**DESCRIPTION OF THE TASK**
Reproduce precisely the lines of the listing below, starting with the line that contains "axle counter: λ = 0.000621 per hour" and stopping after the line that contains "The system consists"; include nothing else.

--- START ---

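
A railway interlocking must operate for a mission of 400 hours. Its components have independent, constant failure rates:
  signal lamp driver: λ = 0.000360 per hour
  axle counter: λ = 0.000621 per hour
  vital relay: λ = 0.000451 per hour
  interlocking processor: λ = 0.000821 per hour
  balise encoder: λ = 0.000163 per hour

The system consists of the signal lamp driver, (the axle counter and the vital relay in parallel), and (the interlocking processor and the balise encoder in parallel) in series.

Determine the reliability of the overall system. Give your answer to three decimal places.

R(signal lamp driver) = exp(−0.000360 × 400) = 0.86589
R(axle counter) = exp(−0.000621 × 400) = 0.78005
R(vital relay) = exp(−0.000451 × 400) = 0.83494
R(interlocking processor) = exp(−0.000821 × 400) = 0.72007
R(balise encoder) = exp(−0.000163 × 400) = 0.93688
Parallel (axle counter and vital relay): 1 − (1 − 0.78005)(1 − 0.83494) = 0.96370
Parallel (interlocking processor and balise encoder): 1 − (1 − 0.72007)(1 − 0.93688) = 0.98233
Series (signal lamp driver, [0.96370], and [0.98233]): 0.86589 × 0.96370 × 0.98233 = 0.820

0.820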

--- END ---

**SOLUTION TO THIS PROBLEM**
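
  axle counter: λ = 0.000621 per hour
  vital relay: λ = 0.000451 per hour
  interlocking processor: λ = 0.000821 per hour
  balise encoder: λ = 0.000163 per hour

The system consists of the signal lamp driver, (the axle counter and the vital relay in parallel), and (the interlocking processor and the balise encoder in parallel) in series.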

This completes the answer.